» **Task item**:
Print the listing once more, exactly as it stands.

########

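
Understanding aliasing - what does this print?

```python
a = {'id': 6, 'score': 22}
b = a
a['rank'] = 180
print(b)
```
{'id': 6, 'score': 22, 'rank': 180}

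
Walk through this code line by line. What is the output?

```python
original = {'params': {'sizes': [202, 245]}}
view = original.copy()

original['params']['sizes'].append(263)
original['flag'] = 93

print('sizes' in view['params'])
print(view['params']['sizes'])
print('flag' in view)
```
True
[202, 245, 263]
False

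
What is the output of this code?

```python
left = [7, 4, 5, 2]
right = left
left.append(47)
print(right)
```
[7, 4, 5, 2, 47]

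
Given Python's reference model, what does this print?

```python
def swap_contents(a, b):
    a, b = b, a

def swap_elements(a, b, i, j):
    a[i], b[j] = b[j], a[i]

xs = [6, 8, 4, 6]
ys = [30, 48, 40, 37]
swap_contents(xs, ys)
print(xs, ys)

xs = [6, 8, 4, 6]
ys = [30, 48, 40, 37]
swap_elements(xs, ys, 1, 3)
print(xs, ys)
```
[6, 8, 4, 6] [30, 48, 40, 37]
[6, 37, 4, 6] [30, 48, 40, 8]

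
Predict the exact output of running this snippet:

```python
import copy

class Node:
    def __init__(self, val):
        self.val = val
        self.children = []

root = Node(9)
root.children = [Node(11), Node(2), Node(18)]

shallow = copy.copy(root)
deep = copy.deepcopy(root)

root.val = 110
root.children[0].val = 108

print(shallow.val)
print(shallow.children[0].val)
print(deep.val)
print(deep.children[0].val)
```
9
108
9
11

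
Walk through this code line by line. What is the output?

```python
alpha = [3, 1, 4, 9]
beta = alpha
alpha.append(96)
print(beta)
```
[3, 1, 4, 9, 96]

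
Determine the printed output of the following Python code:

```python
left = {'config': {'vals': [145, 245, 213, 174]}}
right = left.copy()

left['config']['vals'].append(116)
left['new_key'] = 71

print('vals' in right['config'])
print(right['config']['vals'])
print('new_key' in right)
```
True
[145, 245, 213, 174, 116]
False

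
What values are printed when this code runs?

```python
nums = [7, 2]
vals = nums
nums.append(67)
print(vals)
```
[7, 2, 67]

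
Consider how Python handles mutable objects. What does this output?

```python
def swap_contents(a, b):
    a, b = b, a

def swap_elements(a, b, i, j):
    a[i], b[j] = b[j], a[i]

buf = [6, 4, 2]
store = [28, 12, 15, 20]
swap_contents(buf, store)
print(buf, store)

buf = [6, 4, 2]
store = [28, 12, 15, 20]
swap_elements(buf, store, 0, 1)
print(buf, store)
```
[6, 4, 2] [28, 12, 15, 20]
[12, 4, 2] [28, 6, 15, 20]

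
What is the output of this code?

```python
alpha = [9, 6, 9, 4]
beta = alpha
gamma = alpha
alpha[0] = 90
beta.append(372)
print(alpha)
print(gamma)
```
[90, 6, 9, 4, 372]
[90, 6, 9, 4, 372]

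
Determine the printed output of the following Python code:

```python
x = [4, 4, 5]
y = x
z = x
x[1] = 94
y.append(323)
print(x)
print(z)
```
[4, 94, 5, 323]
[4, 94, 5, 323]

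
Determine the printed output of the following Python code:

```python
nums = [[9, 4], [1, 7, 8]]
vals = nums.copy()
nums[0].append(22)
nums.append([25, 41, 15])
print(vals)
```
[[9, 4, 22], [1, 7, 8]]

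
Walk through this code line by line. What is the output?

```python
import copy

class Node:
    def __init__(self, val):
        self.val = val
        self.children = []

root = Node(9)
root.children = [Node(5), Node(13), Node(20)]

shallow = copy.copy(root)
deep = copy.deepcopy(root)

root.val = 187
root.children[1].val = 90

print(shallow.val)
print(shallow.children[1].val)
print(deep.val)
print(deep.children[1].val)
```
9
90
9
13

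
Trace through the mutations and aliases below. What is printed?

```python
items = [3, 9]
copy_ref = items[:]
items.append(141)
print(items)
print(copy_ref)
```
[3, 9, 141]
[3, 9]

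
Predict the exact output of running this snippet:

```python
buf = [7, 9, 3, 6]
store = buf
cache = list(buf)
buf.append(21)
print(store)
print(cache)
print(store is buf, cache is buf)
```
[7, 9, 3, 6, 21]
[7, 9, 3, 6]
True False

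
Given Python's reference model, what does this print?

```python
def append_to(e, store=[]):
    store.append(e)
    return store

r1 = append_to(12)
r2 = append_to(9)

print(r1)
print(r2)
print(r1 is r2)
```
[12, 9]
[12, 9]
True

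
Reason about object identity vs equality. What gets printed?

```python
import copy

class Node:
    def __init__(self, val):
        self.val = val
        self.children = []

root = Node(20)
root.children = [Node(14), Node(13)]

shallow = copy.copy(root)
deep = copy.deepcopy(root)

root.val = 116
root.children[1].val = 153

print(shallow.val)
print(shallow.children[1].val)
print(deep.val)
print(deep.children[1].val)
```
20
153
20
13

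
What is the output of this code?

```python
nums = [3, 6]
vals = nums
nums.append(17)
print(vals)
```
[3, 6, 17]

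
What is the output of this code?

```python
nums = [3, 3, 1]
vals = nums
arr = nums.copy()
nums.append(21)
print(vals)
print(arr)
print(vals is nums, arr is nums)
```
[3, 3, 1, 21]
[3, 3, 1]
True False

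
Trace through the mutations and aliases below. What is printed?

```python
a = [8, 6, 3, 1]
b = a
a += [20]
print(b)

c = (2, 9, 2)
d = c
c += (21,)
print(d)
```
[8, 6, 3, 1, 20]
(2, 9, 2)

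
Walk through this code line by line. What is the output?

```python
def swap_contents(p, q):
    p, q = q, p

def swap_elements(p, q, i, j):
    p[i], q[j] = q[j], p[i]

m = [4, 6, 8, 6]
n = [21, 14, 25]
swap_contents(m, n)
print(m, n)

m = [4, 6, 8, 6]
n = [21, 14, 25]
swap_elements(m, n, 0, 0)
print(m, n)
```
[4, 6, 8, 6] [21, 14, 25]
[21, 6, 8, 6] [4, 14, 25]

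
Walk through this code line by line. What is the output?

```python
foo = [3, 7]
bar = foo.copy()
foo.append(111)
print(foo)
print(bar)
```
[3, 7, 111]
[3, 7]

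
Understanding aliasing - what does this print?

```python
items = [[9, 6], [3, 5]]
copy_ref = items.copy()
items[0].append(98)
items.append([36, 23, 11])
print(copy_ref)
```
[[9, 6, 98], [3, 5]]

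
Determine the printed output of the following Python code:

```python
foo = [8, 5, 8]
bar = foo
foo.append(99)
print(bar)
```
[8, 5, 8, 99]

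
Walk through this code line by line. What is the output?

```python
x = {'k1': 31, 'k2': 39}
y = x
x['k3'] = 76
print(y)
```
{'k1': 31, 'k2': 39, 'k3': 76}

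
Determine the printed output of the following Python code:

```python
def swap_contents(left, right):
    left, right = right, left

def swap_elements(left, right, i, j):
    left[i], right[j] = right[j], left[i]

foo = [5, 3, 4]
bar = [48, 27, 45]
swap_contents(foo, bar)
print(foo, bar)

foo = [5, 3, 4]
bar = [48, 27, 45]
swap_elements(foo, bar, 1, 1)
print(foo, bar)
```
[5, 3, 4] [48, 27, 45]
[5, 27, 4] [48, 3, 45]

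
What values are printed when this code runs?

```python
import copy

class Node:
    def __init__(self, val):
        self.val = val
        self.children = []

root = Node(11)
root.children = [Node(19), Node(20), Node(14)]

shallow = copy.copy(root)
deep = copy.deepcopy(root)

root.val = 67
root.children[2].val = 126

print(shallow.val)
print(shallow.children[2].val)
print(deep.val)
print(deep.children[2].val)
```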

########

» **Solution to the problem**:
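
Understanding aliasing - what does this print?

```python
a = {'id': 6, 'score': 22}
b = a
a['rank'] = 180
print(b)
```
{'id': 6, 'score': 22, 'rank': 180}

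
Walk through this code line by line. What is the output?

```python
original = {'params': {'sizes': [202, 245]}}
view = original.copy()

original['params']['sizes'].append(263)
original['flag'] = 93

print('sizes' in view['params'])
print(view['params']['sizes'])
print('flag' in view)
```
True
[202, 245, 263]
False

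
What is the output of this code?

```python
left = [7, 4, 5, 2]
right = left
left.append(47)
print(right)
```
[7, 4, 5, 2, 47]

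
Given Python's reference model, what does this print?

```python
def swap_contents(a, b):
    a, b = b, a

def swap_elements(a, b, i, j):
    a[i], b[j] = b[j], a[i]

xs = [6, 8, 4, 6]
ys = [30, 48, 40, 37]
swap_contents(xs, ys)
print(xs, ys)

xs = [6, 8, 4, 6]
ys = [30, 48, 40, 37]
swap_elements(xs, ys, 1, 3)
print(xs, ys)
```
[6, 8, 4, 6] [30, 48, 40, 37]
[6, 37, 4, 6] [30, 48, 40, 8]

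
Predict the exact output of running this snippet:

```python
import copy

class Node:
    def __init__(self, val):
        self.val = val
        self.children = []

root = Node(9)
root.children = [Node(11), Node(2), Node(18)]

shallow = copy.copy(root)
deep = copy.deepcopy(root)

root.val = 110
root.children[0].val = 108

print(shallow.val)
print(shallow.children[0].val)
print(deep.val)
print(deep.children[0].val)
```
9
108
9
11

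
Walk through this code line by line. What is the output?

```python
alpha = [3, 1, 4, 9]
beta = alpha
alpha.append(96)
print(beta)
```
[3, 1, 4, 9, 96]

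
Determine the printed output of the following Python code:

```python
left = {'config': {'vals': [145, 245, 213, 174]}}
right = left.copy()

left['config']['vals'].append(116)
left['new_key'] = 71

print('vals' in right['config'])
print(right['config']['vals'])
print('new_key' in right)
```
True
[145, 245, 213, 174, 116]
False

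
What values are printed when this code runs?

```python
nums = [7, 2]
vals = nums
nums.append(67)
print(vals)
```
[7, 2, 67]

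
Consider how Python handles mutable objects. What does this output?

```python
def swap_contents(a, b):
    a, b = b, a

def swap_elements(a, b, i, j):
    a[i], b[j] = b[j], a[i]

buf = [6, 4, 2]
store = [28, 12, 15, 20]
swap_contents(buf, store)
print(buf, store)

buf = [6, 4, 2]
store = [28, 12, 15, 20]
swap_elements(buf, store, 0, 1)
print(buf, store)
```
[6, 4, 2] [28, 12, 15, 20]
[12, 4, 2] [28, 6, 15, 20]

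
What is the output of this code?

```python
alpha = [9, 6, 9, 4]
beta = alpha
gamma = alpha
alpha[0] = 90
beta.append(372)
print(alpha)
print(gamma)
```
[90, 6, 9, 4, 372]
[90, 6, 9, 4, 372]

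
Determine the printed output of the following Python code:

```python
x = [4, 4, 5]
y = x
z = x
x[1] = 94
y.append(323)
print(x)
print(z)
```
[4, 94, 5, 323]
[4, 94, 5, 323]

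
Determine the printed output of the following Python code:

```python
nums = [[9, 4], [1, 7, 8]]
vals = nums.copy()
nums[0].append(22)
nums.append([25, 41, 15])
print(vals)
```
[[9, 4, 22], [1, 7, 8]]

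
Walk through this code line by line. What is the output?

```python
import copy

class Node:
    def __init__(self, val):
        self.val = val
        self.children = []

root = Node(9)
root.children = [Node(5), Node(13), Node(20)]

shallow = copy.copy(root)
deep = copy.deepcopy(root)

root.val = 187
root.children[1].val = 90

print(shallow.val)
print(shallow.children[1].val)
print(deep.val)
print(deep.children[1].val)
```
9
90
9
13

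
Trace through the mutations and aliases below. What is printed?

```python
items = [3, 9]
copy_ref = items[:]
items.append(141)
print(items)
print(copy_ref)
```
[3, 9, 141]
[3, 9]

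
Predict the exact output of running this snippet:

```python
buf = [7, 9, 3, 6]
store = buf
cache = list(buf)
buf.append(21)
print(store)
print(cache)
print(store is buf, cache is buf)
```
[7, 9, 3, 6, 21]
[7, 9, 3, 6]
True False

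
Given Python's reference model, what does this print?

```python
def append_to(e, store=[]):
    store.append(e)
    return store

r1 = append_to(12)
r2 = append_to(9)

print(r1)
print(r2)
print(r1 is r2)
```
[12, 9]
[12, 9]
True

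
Reason about object identity vs equality. What gets printed?

```python
import copy

class Node:
    def __init__(self, val):
        self.val = val
        self.children = []

root = Node(20)
root.children = [Node(14), Node(13)]

shallow = copy.copy(root)
deep = copy.deepcopy(root)

root.val = 116
root.children[1].val = 153

print(shallow.val)
print(shallow.children[1].val)
print(deep.val)
print(deep.children[1].val)
```
20
153
20
13

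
What is the output of this code?

```python
nums = [3, 6]
vals = nums
nums.append(17)
print(vals)
```
[3, 6, 17]

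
What is the output of this code?

```python
nums = [3, 3, 1]
vals = nums
arr = nums.copy()
nums.append(21)
print(vals)
print(arr)
print(vals is nums, arr is nums)
```
[3, 3, 1, 21]
[3, 3, 1]
True False

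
Trace through the mutations and aliases below. What is printed?

```python
a = [8, 6, 3, 1]
b = a
a += [20]
print(b)

c = (2, 9, 2)
d = c
c += (21,)
print(d)
```
[8, 6, 3, 1, 20]
(2, 9, 2)

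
Walk through this code line by line. What is the output?

```python
def swap_contents(p, q):
    p, q = q, p

def swap_elements(p, q, i, j):
    p[i], q[j] = q[j], p[i]

m = [4, 6, 8, 6]
n = [21, 14, 25]
swap_contents(m, n)
print(m, n)

m = [4, 6, 8, 6]
n = [21, 14, 25]
swap_elements(m, n, 0, 0)
print(m, n)
```
[4, 6, 8, 6] [21, 14, 25]
[21, 6, 8, 6] [4, 14, 25]

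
Walk through this code line by line. What is the output?

```python
foo = [3, 7]
bar = foo.copy()
foo.append(111)
print(foo)
print(bar)
```
[3, 7, 111]
[3, 7]

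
Understanding aliasing - what does this print?

```python
items = [[9, 6], [3, 5]]
copy_ref = items.copy()
items[0].append(98)
items.append([36, 23, 11])
print(copy_ref)
```
[[9, 6, 98], [3, 5]]

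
Determine the printed output of the following Python code:

```python
foo = [8, 5, 8]
bar = foo
foo.append(99)
print(bar)
```
[8, 5, 8, 99]

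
Walk through this code line by line. What is the output?

```python
x = {'k1': 31, 'k2': 39}
y = x
x['k3'] = 76
print(y)
```
{'k1': 31, 'k2': 39, 'k3': 76}

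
Determine the printed output of the following Python code:

```python
def swap_contents(left, right):
    left, right = right, left

def swap_elements(left, right, i, j):
    left[i], right[j] = right[j], left[i]

foo = [5, 3, 4]
bar = [48, 27, 45]
swap_contents(foo, bar)
print(foo, bar)

foo = [5, 3, 4]
bar = [48, 27, 45]
swap_elements(foo, bar, 1, 1)
print(foo, bar)
```
[5, 3, 4] [48, 27, 45]
[5, 27, 4] [48, 3, 45]

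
What values are printed when this code runs?

```python
import copy

class Node:
    def __init__(self, val):
        self.val = val
        self.children = []

root = Node(11)
root.children = [Node(19), Node(20), Node(14)]

shallow = copy.copy(root)
deep = copy.deepcopy(root)

root.val = 67
root.children[2].val = 126

print(shallow.val)
print(shallow.children[2].val)
print(deep.val)
print(deep.children[2].val)
```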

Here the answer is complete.